What the task asks -
Set down exactly the lines that run from the line with "For a trisubstituted" to the end of the data, and nothing else.

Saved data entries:
━━━━━━━━
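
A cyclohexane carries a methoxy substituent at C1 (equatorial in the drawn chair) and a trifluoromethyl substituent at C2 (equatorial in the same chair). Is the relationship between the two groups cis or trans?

C1 and C2 have opposite parity, so their axial bonds point in opposite directions.
With opposite-parity carbons, two substituents on the same face are one axial and one equatorial; opposite faces give both axial or both equatorial.
Here the groups are equatorial/equatorial → opposite face → trans.

trans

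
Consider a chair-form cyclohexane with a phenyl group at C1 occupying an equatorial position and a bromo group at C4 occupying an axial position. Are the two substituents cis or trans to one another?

C1 and C4 have opposite parity, so their axial bonds point in opposite directions.
With opposite-parity carbons, two substituents on the same face are one axial and one equatorial; opposite faces give both axial or both equatorial.
Here the groups are equatorial/axial → same face → cis.

cis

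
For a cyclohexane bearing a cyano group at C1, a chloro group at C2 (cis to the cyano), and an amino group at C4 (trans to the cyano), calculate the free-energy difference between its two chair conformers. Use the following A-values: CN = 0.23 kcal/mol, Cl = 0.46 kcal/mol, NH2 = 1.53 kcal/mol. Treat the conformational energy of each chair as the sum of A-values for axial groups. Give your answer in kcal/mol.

Chair I (cyano axial, chloro equatorial, amino axial): E = 1.76 kcal/mol.
Chair II (cyano equatorial, chloro axial, amino equatorial): E = 0.46 kcal/mol.
ΔE = 1.76 − 0.46 = 1.30 kcal/mol; chair II is more stable.

1.30 kcal/mol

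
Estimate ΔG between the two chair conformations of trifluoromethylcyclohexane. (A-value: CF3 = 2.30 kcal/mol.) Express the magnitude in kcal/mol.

2.30 kcal/mol

A monosubstituted cyclohexane has one chair with the trifluoromethyl group axial (E = A = 2.30 kcal/mol) and one with it equatorial (E = 0).
ΔE = 2.30 − 0 = 2.30 kcal/mol.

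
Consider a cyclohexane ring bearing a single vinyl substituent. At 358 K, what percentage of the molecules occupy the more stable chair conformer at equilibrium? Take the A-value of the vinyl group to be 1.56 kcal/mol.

One chair has the vinyl group axial (E = 1.56 kcal/mol) and the other has it equatorial (E = 0).
ΔG = 1.56 kcal/mol between the two chairs.
K = exp(ΔG/RT) with R = 1.987×10⁻³ kcal mol⁻¹ K⁻¹ and T = 358 K gives K ≈ 8.96.
Fraction in the lower-energy chair = K/(K+1) = 90.0%.

90.0%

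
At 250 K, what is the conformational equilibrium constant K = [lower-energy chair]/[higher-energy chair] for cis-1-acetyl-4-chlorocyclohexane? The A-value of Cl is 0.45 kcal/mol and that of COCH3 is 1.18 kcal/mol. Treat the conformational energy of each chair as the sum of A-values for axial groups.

K ≈ 4.35

C1 and C4 have opposite parity, so for the cis isomer the two substituents are one axial and one equatorial in each chair.
Chair I (chloro axial, acetyl equatorial): E = 0.45 kcal/mol; chair II (chloro equatorial, acetyl axial): E = 1.18 kcal/mol.
ΔG = 0.73 kcal/mol between the two chairs.
K = exp(ΔG/RT) with R = 1.987×10⁻³ kcal mol⁻¹ K⁻¹ and T = 250 K gives K ≈ 4.35.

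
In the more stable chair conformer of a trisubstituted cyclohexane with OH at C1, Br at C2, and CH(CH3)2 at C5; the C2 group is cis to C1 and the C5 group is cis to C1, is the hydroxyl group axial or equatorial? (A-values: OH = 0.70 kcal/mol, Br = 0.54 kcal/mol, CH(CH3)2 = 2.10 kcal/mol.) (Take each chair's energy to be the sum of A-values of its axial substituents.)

Chair I (hydroxyl axial, bromo equatorial, isopropyl axial): E = 2.80 kcal/mol.
Chair II (hydroxyl equatorial, bromo axial, isopropyl equatorial): E = 0.54 kcal/mol.
Chair II is the more stable (lower-energy) conformer, and in that chair the hydroxyl group is equatorial.

equatorial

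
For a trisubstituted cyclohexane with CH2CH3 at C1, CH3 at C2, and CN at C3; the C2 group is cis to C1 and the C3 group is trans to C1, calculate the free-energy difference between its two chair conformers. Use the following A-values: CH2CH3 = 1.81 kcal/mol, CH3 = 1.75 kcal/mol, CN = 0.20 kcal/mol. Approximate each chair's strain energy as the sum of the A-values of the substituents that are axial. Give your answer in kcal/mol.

Chair I (ethyl axial, methyl equatorial, cyano equatorial): E = 1.81 kcal/mol.
Chair II (ethyl equatorial, methyl axial, cyano axial): E = 1.95 kcal/mol.
ΔE = 1.95 − 1.81 = 0.14 kcal/mol; chair I is more stable.

0.14 kcal/mol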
━━━━━━━━
Result of the exercise -
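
For a trisubstituted cyclohexane with CH2CH3 at C1, CH3 at C2, and CN at C3; the C2 group is cis to C1 and the C3 group is trans to C1, calculate the free-energy difference between its two chair conformers. Use the following A-values: CH2CH3 = 1.81 kcal/mol, CH3 = 1.75 kcal/mol, CN = 0.20 kcal/mol. Approximate each chair's strain energy as the sum of the A-values of the substituents that are axial. Give your answer in kcal/mol.

Chair I (ethyl axial, methyl equatorial, cyano equatorial): E = 1.81 kcal/mol.
Chair II (ethyl equatorial, methyl axial, cyano axial): E = 1.95 kcal/mol.
ΔE = 1.95 − 1.81 = 0.14 kcal/mol; chair I is more stable.

0.14 kcal/mol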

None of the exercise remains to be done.